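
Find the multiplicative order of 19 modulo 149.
37

149 is prime, so ord(19) divides φ(149) = 148.
Divisors of 148: 1, 2, 4, 37, 74, 148.
Repeated squaring: 19^1 ≡ 19, 19^2 ≡ 63, 19^4 ≡ 95, 19^8 ≡ 85, 19^16 ≡ 73, 19^32 ≡ 114, 19^64 ≡ 33, 19^128 ≡ 46 (mod 149).
Test 19^d mod 149 for each divisor d in increasing order:
19^1 ≡ 19
19^2 ≡ 63
19^4 ≡ 95
19^37 = 19^32·19^4·19^1 ≡ 1  ← first divisor giving 1
The order is 37.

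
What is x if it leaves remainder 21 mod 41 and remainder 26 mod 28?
390

Using Chinese Remainder Theorem:
M = 41 × 28 = 1148
M1 = 28, M2 = 41
y1 = 28^(-1) mod 41 = 22
y2 = 41^(-1) mod 28 = 13
x = (21×28×22 + 26×41×13) mod 1148 = 390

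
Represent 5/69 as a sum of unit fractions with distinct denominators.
1/14 + 1/966

Greedy algorithm:
5/69: ceiling(69/5) = 14, use 1/14
1/966: ceiling(966/1) = 966, use 1/966
Result: 5/69 = 1/14 + 1/966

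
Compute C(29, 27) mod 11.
10

Using Lucas' theorem:
Write n=29 and k=27 in base 11:
n in base 11: [2, 7]
k in base 11: [2, 5]
C(29,27) mod 11 = ∏ C(n_i, k_i) mod 11
Digit binomials (mod 11): C(2,2) = 1; C(7,5) = 21 ≡ 10
Product: 1 × 10 = 10 ≡ 10 (mod 11)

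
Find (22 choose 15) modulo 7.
3

Using Lucas' theorem:
Write n=22 and k=15 in base 7:
n in base 7: [3, 1]
k in base 7: [2, 1]
C(22,15) mod 7 = ∏ C(n_i, k_i) mod 7
Digit binomials (mod 7): C(3,2) = 3; C(1,1) = 1
Product: 3 × 1 = 3 ≡ 3 (mod 7)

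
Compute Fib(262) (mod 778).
223

Matrix identity: Q^n = [[F_(n+1), F_n], [F_n, F_(n-1)]] with Q = [[1,1],[1,0]].
n = 262 = 100000110₂. Square-and-multiply, entries mod 778:
Q^1 = [[1,1],[1,0]]
Q^2 = (Q^1)² = [[2,1],[1,1]]
Q^4 = (Q^2)² = [[5,3],[3,2]]
Q^8 = (Q^4)² = [[34,21],[21,13]]
Q^16 = (Q^8)² = [[41,209],[209,610]]
Q^32 = (Q^16)² = [[238,687],[687,329]]
Q^65 = (Q^32)²·Q = [[102,351],[351,529]]
Q^131 = (Q^65)²·Q = [[318,567],[567,529]]
Q^262 = (Q^131)² = [[159,223],[223,714]]
F_262 mod 778 = Q^262[0][1] = 223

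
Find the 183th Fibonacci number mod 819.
727

Matrix identity: Q^n = [[F_(n+1), F_n], [F_n, F_(n-1)]] with Q = [[1,1],[1,0]].
n = 183 = 10110111₂. Square-and-multiply, entries mod 819:
Q^1 = [[1,1],[1,0]]
Q^2 = (Q^1)² = [[2,1],[1,1]]
Q^5 = (Q^2)²·Q = [[8,5],[5,3]]
Q^11 = (Q^5)²·Q = [[144,89],[89,55]]
Q^22 = (Q^11)² = [[811,512],[512,299]]
Q^45 = (Q^22)²·Q = [[62,128],[128,753]]
Q^91 = (Q^45)²·Q = [[60,572],[572,307]]
Q^183 = (Q^91)²·Q = [[168,727],[727,260]]
F_183 mod 819 = Q^183[0][1] = 727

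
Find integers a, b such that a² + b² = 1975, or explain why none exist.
Not possible

Factorization: 1975 = 5^2 × 79
By Fermat: n is sum of two squares iff every prime p ≡ 3 (mod 4) appears to even power.
Prime(s) ≡ 3 (mod 4) with odd exponent: [(79, 1)]
Therefore 1975 cannot be expressed as a² + b².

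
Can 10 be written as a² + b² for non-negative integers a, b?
1² + 3² (a=1, b=3)

Factorization: 10 = 2 × 5
By Fermat: n is sum of two squares iff every prime p ≡ 3 (mod 4) appears to even power.
All primes ≡ 3 (mod 4) appear to even power.
Search a = 0, 1, 2, … for 10 - a² a perfect square: first hit at a = 1: 10 - 1 = 9 = 3².
10 = 1² + 3² = 1 + 9 ✓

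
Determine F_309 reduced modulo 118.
110

Matrix identity: Q^n = [[F_(n+1), F_n], [F_n, F_(n-1)]] with Q = [[1,1],[1,0]].
n = 309 = 100110101₂. Square-and-multiply, entries mod 118:
Q^1 = [[1,1],[1,0]]
Q^2 = (Q^1)² = [[2,1],[1,1]]
Q^4 = (Q^2)² = [[5,3],[3,2]]
Q^9 = (Q^4)²·Q = [[55,34],[34,21]]
Q^19 = (Q^9)²·Q = [[39,51],[51,106]]
Q^38 = (Q^19)² = [[110,79],[79,31]]
Q^77 = (Q^38)²·Q = [[98,51],[51,47]]
Q^154 = (Q^77)² = [[51,79],[79,90]]
Q^309 = (Q^154)²·Q = [[39,110],[110,47]]
F_309 mod 118 = Q^309[0][1] = 110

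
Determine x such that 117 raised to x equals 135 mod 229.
190

Baby-step giant-step with step n = ⌈√229⌉ = 16.
Baby steps 117^j mod 229 (j:value) for j=0..15: 0:1, 1:117, 2:178, 3:216, 4:82, 5:205, 6:169, 7:79, 8:83, 9:93, 10:118, 11:66, 12:165, 13:69, 14:58, 15:145.
Giant-step multiplier: 117^(-16) ≡ 117^(228-16) = 117^212 ≡ 217 (mod 229).
Giant steps γ_i = 135·217^i mod 229: γ_0=135, γ_1=212, γ_2=204, γ_3=71, γ_4=64, γ_5=148, γ_6=56, γ_7=15, γ_8=49, γ_9=99, γ_10=186, γ_11=58 (in table at j=14).
x = i·n + j = 11·16 + 14 = 190.
Check: 117^190 ≡ 135 (mod 229).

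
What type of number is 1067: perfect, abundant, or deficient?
deficient

Proper divisors of 1067: sum = 1 + 11 + 97 = 109
Since 109 < 1067, 1067 is deficient.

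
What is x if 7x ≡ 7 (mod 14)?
x ≡ 1 (mod 2)

gcd(7, 14) = 7, which divides 7, so solutions exist.
Divide through by 7: x ≡ 1 (mod 2).
The coefficient of x is now 1, so x ≡ 1 (mod 2).
Check: 7 × 1 = 7 ≡ 7 (mod 14).
x ≡ 1 (mod 2), giving 7 solutions mod 14.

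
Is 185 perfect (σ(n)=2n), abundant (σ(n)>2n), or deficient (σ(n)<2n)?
deficient

Proper divisors of 185: sum = 1 + 5 + 37 = 43
Since 43 < 185, 185 is deficient.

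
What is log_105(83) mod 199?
69

Baby-step giant-step with step n = ⌈√199⌉ = 15.
Baby steps 105^j mod 199 (j:value) for j=0..14: 0:1, 1:105, 2:80, 3:42, 4:32, 5:176, 6:172, 7:150, 8:29, 9:60, 10:131, 11:24, 12:132, 13:129, 14:13.
Giant-step multiplier: 105^(-15) ≡ 105^(198-15) = 105^183 ≡ 135 (mod 199).
Giant steps γ_i = 83·135^i mod 199: γ_0=83, γ_1=61, γ_2=76, γ_3=111, γ_4=60 (in table at j=9).
x = i·n + j = 4·15 + 9 = 69.
Check: 105^69 ≡ 83 (mod 199).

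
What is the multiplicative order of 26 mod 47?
46

47 is prime, so ord(26) divides φ(47) = 46.
Divisors of 46: 1, 2, 23, 46.
Repeated squaring: 26^1 ≡ 26, 26^2 ≡ 18, 26^4 ≡ 42, 26^8 ≡ 25, 26^16 ≡ 14, 26^32 ≡ 8 (mod 47).
Test 26^d mod 47 for each divisor d in increasing order:
26^1 ≡ 26
26^2 ≡ 18
26^23 = 26^16·26^4·26^2·26^1 ≡ 46
26^46 = 26^32·26^8·26^4·26^2 ≡ 1  ← first divisor giving 1
The order is 46.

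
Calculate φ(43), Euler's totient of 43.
42

43 = 43
φ(n) = n × ∏(1 - 1/p) for each prime p dividing n
φ(43) = 43 × (1 - 1/43) = 42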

______

● TASK OBJECTIVE
Please copy exactly, and only, the lines running from the one containing "Determine x such" through the end of the listing.

● OUTPUT OF THE EXERCISE
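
Determine x such that 117 raised to x equals 135 mod 229.
190

Baby-step giant-step with step n = ⌈√229⌉ = 16.
Baby steps 117^j mod 229 (j:value) for j=0..15: 0:1, 1:117, 2:178, 3:216, 4:82, 5:205, 6:169, 7:79, 8:83, 9:93, 10:118, 11:66, 12:165, 13:69, 14:58, 15:145.
Giant-step multiplier: 117^(-16) ≡ 117^(228-16) = 117^212 ≡ 217 (mod 229).
Giant steps γ_i = 135·217^i mod 229: γ_0=135, γ_1=212, γ_2=204, γ_3=71, γ_4=64, γ_5=148, γ_6=56, γ_7=15, γ_8=49, γ_9=99, γ_10=186, γ_11=58 (in table at j=14).
x = i·n + j = 11·16 + 14 = 190.
Check: 117^190 ≡ 135 (mod 229).

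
What type of number is 1067: perfect, abundant, or deficient?
deficient

Proper divisors of 1067: sum = 1 + 11 + 97 = 109
Since 109 < 1067, 1067 is deficient.

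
What is x if 7x ≡ 7 (mod 14)?
x ≡ 1 (mod 2)

gcd(7, 14) = 7, which divides 7, so solutions exist.
Divide through by 7: x ≡ 1 (mod 2).
The coefficient of x is now 1, so x ≡ 1 (mod 2).
Check: 7 × 1 = 7 ≡ 7 (mod 14).
x ≡ 1 (mod 2), giving 7 solutions mod 14.

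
Is 185 perfect (σ(n)=2n), abundant (σ(n)>2n), or deficient (σ(n)<2n)?
deficient

Proper divisors of 185: sum = 1 + 5 + 37 = 43
Since 43 < 185, 185 is deficient.

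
What is log_105(83) mod 199?
69

Baby-step giant-step with step n = ⌈√199⌉ = 15.
Baby steps 105^j mod 199 (j:value) for j=0..14: 0:1, 1:105, 2:80, 3:42, 4:32, 5:176, 6:172, 7:150, 8:29, 9:60, 10:131, 11:24, 12:132, 13:129, 14:13.
Giant-step multiplier: 105^(-15) ≡ 105^(198-15) = 105^183 ≡ 135 (mod 199).
Giant steps γ_i = 83·135^i mod 199: γ_0=83, γ_1=61, γ_2=76, γ_3=111, γ_4=60 (in table at j=9).
x = i·n + j = 4·15 + 9 = 69.
Check: 105^69 ≡ 83 (mod 199).

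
What is the multiplicative order of 26 mod 47?
46

47 is prime, so ord(26) divides φ(47) = 46.
Divisors of 46: 1, 2, 23, 46.
Repeated squaring: 26^1 ≡ 26, 26^2 ≡ 18, 26^4 ≡ 42, 26^8 ≡ 25, 26^16 ≡ 14, 26^32 ≡ 8 (mod 47).
Test 26^d mod 47 for each divisor d in increasing order:
26^1 ≡ 26
26^2 ≡ 18
26^23 = 26^16·26^4·26^2·26^1 ≡ 46
26^46 = 26^32·26^8·26^4·26^2 ≡ 1  ← first divisor giving 1
The order is 46.

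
Calculate φ(43), Euler's totient of 43.
42

43 = 43
φ(n) = n × ∏(1 - 1/p) for each prime p dividing n
φ(43) = 43 × (1 - 1/43) = 42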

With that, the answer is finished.